START Information given

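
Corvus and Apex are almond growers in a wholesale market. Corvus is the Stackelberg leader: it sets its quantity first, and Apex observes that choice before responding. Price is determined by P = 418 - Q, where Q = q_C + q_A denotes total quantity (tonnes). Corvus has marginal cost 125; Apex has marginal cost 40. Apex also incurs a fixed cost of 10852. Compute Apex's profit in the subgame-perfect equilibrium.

Solve by backward induction. Given q_C, the follower Apex maximises π_A = (418 - q_C - q_A)q_A - 40q_A.
Setting the follower's marginal profit to zero, 378 - q_C - 2q_A = 0, i.e. q_A = (378 - q_C)/2.
The leader anticipates this reaction. Substituting into P = 418 - Q gives P = 229 - (1/2)q_C, so π_C = (229 - (1/2)q_C)q_C - 125q_C.
Leader FOC: 104 - q_C = 0, so q_C = 104.
Then q_A = (378 - 104)/2 = 137.
Price P = 418 - 241 = 177.
Apex's profit: (177 - 40)·137 - 10852 = 7917.

7917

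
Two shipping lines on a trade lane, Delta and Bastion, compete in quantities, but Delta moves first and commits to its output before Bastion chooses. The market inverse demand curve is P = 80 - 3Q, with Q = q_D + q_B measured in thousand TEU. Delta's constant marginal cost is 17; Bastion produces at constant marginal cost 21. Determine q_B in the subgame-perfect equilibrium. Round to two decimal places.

The follower Bastion best-responds to any q_D: π_B = (80 - 3Q)q_B - 21q_B.
Follower FOC: 59 - 3q_D - 6q_B = 0, so q_B(q_D) = (59 - 3q_D)/6.
The leader anticipates this reaction. Substituting into P = 80 - 3Q gives P = 101/2 - (3/2)q_D, so π_D = (101/2 - (3/2)q_D)q_D - 17q_D.
Maximising: ∂π_D/∂q_D = 67/2 - 3q_D = 0, giving q_D = 67/6.
Then q_B = (59 - 3·(67/6))/6 = 17/4.

4.25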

END Information given

What is expected
Exactly reproduce the entries in their entirety.

Reply
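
Corvus and Apex are almond growers in a wholesale market. Corvus is the Stackelberg leader: it sets its quantity first, and Apex observes that choice before responding. Price is determined by P = 418 - Q, where Q = q_C + q_A denotes total quantity (tonnes). Corvus has marginal cost 125; Apex has marginal cost 40. Apex also incurs a fixed cost of 10852. Compute Apex's profit in the subgame-perfect equilibrium.

Solve by backward induction. Given q_C, the follower Apex maximises π_A = (418 - q_C - q_A)q_A - 40q_A.
Setting the follower's marginal profit to zero, 378 - q_C - 2q_A = 0, i.e. q_A = (378 - q_C)/2.
The leader anticipates this reaction. Substituting into P = 418 - Q gives P = 229 - (1/2)q_C, so π_C = (229 - (1/2)q_C)q_C - 125q_C.
Leader FOC: 104 - q_C = 0, so q_C = 104.
Then q_A = (378 - 104)/2 = 137.
Price P = 418 - 241 = 177.
Apex's profit: (177 - 40)·137 - 10852 = 7917.

7917

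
Two shipping lines on a trade lane, Delta and Bastion, compete in quantities, but Delta moves first and commits to its output before Bastion chooses. The market inverse demand curve is P = 80 - 3Q, with Q = q_D + q_B measured in thousand TEU. Delta's constant marginal cost is 17; Bastion produces at constant marginal cost 21. Determine q_B in the subgame-perfect equilibrium. Round to two decimal places.

The follower Bastion best-responds to any q_D: π_B = (80 - 3Q)q_B - 21q_B.
Follower FOC: 59 - 3q_D - 6q_B = 0, so q_B(q_D) = (59 - 3q_D)/6.
The leader anticipates this reaction. Substituting into P = 80 - 3Q gives P = 101/2 - (3/2)q_D, so π_D = (101/2 - (3/2)q_D)q_D - 17q_D.
Maximising: ∂π_D/∂q_D = 67/2 - 3q_D = 0, giving q_D = 67/6.
Then q_B = (59 - 3·(67/6))/6 = 17/4.

4.25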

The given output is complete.